■ EXERCISE DATA ■
====

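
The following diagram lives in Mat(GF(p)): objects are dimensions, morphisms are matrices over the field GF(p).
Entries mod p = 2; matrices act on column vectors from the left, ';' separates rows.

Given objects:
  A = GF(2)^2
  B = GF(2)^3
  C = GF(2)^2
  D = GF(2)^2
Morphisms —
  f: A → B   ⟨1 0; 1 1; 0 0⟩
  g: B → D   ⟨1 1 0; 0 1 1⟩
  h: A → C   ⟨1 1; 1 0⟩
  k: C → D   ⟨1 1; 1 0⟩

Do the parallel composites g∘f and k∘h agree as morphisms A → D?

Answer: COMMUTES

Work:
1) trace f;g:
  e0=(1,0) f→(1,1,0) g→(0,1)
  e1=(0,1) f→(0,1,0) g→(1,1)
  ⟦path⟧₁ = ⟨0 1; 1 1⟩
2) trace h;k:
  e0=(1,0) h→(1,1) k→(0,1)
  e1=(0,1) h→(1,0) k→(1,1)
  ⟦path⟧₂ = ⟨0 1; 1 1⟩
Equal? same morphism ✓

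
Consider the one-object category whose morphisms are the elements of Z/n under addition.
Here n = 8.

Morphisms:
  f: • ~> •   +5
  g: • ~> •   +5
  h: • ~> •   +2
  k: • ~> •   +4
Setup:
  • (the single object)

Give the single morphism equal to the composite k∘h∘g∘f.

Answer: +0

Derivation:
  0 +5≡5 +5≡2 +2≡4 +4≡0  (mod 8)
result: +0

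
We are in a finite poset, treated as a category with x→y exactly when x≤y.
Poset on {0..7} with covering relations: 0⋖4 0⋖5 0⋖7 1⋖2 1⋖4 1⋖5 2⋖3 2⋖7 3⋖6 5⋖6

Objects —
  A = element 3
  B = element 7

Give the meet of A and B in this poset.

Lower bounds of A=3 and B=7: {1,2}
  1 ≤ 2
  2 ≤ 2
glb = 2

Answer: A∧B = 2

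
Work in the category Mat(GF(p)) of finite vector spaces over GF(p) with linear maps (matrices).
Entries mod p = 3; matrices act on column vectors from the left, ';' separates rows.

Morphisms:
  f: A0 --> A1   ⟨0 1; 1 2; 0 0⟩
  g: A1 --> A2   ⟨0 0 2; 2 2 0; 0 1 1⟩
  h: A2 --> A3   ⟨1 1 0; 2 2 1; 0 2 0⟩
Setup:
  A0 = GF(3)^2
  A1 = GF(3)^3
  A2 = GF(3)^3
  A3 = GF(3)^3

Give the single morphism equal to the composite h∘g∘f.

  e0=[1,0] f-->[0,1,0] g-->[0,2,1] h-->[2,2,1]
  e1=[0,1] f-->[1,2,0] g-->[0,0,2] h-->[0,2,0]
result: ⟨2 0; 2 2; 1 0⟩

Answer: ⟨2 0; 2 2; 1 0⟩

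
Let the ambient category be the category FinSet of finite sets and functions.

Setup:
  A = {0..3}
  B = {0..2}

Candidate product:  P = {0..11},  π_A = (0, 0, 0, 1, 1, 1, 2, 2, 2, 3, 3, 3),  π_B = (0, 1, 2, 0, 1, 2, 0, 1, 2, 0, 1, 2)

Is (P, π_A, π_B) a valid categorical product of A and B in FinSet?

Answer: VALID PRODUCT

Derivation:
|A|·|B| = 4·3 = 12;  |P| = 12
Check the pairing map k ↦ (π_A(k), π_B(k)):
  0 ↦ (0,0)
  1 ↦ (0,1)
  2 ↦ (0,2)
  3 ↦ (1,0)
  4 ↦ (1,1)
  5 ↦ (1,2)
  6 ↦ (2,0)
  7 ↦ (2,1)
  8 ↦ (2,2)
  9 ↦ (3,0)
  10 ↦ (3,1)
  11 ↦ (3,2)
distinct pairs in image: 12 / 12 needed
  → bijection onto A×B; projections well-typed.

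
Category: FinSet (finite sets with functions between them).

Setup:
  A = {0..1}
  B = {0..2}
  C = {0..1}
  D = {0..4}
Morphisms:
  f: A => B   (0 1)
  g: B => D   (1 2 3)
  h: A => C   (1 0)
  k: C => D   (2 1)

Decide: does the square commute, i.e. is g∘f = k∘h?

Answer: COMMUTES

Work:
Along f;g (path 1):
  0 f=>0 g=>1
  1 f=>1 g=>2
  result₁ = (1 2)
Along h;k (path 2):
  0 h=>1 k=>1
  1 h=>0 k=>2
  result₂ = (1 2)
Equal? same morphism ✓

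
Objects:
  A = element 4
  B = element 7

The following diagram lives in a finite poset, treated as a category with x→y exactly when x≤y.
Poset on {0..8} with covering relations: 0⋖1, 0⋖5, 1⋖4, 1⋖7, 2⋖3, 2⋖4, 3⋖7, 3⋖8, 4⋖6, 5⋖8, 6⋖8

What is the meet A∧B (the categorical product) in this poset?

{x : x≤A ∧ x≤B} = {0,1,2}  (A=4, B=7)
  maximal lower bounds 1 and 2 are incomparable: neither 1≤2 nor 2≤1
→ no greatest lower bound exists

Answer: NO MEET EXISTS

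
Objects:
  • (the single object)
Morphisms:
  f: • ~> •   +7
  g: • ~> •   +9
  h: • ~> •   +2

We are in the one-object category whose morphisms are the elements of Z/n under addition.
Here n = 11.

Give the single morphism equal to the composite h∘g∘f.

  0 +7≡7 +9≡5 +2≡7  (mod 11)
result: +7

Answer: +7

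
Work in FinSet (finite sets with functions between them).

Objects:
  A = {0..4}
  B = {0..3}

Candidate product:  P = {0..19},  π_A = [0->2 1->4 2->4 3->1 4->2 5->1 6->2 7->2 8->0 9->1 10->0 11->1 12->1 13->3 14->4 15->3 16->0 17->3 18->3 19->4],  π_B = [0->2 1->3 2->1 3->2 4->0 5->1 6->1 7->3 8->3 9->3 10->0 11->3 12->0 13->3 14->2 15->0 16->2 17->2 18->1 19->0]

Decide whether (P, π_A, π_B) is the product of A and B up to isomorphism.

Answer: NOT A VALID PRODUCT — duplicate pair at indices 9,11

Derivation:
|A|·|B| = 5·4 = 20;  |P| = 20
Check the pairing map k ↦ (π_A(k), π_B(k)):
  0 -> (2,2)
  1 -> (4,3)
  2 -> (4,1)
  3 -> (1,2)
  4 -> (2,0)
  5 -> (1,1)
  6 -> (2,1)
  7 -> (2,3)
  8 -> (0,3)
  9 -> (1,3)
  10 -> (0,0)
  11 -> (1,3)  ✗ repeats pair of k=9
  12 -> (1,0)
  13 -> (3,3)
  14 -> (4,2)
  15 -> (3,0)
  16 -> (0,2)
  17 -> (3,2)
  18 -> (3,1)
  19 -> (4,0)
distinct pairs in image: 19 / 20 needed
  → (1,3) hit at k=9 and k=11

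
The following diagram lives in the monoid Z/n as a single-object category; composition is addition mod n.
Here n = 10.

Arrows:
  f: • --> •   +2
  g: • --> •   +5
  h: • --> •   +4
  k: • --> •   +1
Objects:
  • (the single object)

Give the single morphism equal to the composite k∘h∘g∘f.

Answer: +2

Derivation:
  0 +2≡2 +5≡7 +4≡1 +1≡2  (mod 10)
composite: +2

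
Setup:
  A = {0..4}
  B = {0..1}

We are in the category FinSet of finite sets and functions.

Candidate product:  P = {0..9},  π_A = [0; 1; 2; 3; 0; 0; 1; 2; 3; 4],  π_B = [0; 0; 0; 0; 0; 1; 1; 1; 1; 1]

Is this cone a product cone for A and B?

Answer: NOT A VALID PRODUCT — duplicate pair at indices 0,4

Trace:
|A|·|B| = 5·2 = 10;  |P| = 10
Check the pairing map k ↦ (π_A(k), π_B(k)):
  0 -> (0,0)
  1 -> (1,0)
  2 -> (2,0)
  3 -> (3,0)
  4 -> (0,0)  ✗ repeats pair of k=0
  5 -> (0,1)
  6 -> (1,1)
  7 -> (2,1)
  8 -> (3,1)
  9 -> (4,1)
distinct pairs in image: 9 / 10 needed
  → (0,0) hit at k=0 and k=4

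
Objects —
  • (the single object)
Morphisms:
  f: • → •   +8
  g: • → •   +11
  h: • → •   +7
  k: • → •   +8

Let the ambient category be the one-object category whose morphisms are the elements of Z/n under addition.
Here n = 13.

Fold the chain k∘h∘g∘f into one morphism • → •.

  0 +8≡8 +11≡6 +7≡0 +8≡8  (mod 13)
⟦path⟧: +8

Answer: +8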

====

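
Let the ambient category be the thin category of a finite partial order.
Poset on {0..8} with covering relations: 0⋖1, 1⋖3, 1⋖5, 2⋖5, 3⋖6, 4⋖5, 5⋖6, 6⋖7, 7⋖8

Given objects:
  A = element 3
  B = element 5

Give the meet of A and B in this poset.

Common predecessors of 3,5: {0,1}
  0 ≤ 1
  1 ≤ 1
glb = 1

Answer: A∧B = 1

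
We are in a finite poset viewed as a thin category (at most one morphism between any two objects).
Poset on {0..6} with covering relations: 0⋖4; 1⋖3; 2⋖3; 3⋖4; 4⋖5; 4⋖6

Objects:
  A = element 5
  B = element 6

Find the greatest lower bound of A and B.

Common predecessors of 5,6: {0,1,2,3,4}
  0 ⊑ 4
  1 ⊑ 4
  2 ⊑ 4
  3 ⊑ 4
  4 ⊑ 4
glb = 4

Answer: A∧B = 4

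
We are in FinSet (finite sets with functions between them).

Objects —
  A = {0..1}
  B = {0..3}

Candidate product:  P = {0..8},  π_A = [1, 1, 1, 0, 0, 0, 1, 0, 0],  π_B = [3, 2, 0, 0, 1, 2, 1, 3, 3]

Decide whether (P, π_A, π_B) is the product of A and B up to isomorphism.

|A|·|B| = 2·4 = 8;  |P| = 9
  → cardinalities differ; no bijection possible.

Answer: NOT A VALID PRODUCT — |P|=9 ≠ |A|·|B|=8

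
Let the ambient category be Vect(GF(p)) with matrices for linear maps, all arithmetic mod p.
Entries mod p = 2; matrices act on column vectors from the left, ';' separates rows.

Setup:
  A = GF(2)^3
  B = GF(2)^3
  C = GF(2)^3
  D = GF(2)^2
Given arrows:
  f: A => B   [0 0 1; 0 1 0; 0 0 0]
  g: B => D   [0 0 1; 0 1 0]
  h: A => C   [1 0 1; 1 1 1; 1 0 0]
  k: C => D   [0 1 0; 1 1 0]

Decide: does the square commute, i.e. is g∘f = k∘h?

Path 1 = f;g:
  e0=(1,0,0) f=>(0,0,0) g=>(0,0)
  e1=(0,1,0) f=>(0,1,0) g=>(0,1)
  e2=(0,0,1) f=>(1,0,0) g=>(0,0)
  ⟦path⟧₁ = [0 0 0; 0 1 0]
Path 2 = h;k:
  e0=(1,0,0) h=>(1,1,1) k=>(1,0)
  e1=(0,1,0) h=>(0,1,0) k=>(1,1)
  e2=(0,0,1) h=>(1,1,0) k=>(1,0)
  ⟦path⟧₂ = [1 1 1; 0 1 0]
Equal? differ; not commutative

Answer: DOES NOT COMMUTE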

====

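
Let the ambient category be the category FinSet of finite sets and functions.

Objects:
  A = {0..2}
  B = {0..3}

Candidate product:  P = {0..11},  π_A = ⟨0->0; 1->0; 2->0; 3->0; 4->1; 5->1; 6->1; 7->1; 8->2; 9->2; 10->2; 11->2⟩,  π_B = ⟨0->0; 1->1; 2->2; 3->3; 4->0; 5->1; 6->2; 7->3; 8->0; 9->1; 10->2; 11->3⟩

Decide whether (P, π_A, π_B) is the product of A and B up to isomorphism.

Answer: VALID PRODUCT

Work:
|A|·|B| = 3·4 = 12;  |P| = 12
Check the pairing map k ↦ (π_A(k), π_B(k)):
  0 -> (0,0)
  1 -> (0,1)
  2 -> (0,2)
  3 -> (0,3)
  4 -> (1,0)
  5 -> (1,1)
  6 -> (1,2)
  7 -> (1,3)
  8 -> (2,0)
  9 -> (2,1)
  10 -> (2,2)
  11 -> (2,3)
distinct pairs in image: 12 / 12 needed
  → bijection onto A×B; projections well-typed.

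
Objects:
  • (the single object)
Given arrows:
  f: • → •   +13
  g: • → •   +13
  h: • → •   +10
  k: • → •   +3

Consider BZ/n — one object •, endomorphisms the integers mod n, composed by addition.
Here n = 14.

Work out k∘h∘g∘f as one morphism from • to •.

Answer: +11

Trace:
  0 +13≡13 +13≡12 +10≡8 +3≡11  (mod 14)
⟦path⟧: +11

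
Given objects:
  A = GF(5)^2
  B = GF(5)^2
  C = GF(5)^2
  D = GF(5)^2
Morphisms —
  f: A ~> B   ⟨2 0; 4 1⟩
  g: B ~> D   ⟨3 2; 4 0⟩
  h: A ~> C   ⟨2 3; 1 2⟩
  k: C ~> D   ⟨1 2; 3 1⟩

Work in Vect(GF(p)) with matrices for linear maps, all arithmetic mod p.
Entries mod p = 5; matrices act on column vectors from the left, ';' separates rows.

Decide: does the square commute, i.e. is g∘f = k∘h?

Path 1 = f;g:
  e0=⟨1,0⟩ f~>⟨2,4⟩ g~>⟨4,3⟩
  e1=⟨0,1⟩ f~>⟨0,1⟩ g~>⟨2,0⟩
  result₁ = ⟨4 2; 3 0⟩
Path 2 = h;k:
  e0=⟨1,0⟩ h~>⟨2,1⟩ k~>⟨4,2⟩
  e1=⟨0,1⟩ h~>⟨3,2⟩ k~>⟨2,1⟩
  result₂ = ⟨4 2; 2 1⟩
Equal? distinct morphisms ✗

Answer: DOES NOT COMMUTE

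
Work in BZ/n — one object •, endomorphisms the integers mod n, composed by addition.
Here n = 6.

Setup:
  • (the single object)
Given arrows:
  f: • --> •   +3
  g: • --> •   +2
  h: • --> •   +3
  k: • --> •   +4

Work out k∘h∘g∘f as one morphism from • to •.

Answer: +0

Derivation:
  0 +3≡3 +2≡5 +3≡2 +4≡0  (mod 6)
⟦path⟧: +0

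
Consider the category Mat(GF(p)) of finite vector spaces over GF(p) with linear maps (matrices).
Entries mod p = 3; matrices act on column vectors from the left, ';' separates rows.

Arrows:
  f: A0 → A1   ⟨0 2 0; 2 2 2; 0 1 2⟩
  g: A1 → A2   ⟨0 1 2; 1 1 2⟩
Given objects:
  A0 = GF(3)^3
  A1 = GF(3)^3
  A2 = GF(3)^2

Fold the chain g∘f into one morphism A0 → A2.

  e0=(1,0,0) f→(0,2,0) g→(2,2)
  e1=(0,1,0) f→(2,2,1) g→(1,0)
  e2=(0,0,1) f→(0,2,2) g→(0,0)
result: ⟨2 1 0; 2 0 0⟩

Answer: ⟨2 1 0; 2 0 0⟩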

====

■ WORK TASK ■
For the records above, state how many lines include "diagram", giving no more than the number.

■ OUTPUT BELOW ■
3